**EXERCISE:**
Transcribe every record exactly as it appears.

START RECORDS PROVIDED

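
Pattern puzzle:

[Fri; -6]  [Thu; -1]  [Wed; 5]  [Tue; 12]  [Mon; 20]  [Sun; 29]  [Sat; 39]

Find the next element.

[Fri; 50]

For the day, runs backward through the weekdays Mon→Sun: Fri, Thu, Wed, Tue, Mon, Sun, Sat → Fri.
For the second part, differences are 5, 6, 7, … (increasing by 1 each time): -6, -1, 5, 12, 20, 29, 39 → 50.
Combining the parts gives [Fri; 50].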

END RECORDS PROVIDED

**RESPONSE AREA:**
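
Pattern puzzle:

[Fri; -6]  [Thu; -1]  [Wed; 5]  [Tue; 12]  [Mon; 20]  [Sun; 29]  [Sat; 39]

Find the next element.

[Fri; 50]

For the day, runs backward through the weekdays Mon→Sun: Fri, Thu, Wed, Tue, Mon, Sun, Sat → Fri.
For the second part, differences are 5, 6, 7, … (increasing by 1 each time): -6, -1, 5, 12, 20, 29, 39 → 50.
Combining the parts gives [Fri; 50].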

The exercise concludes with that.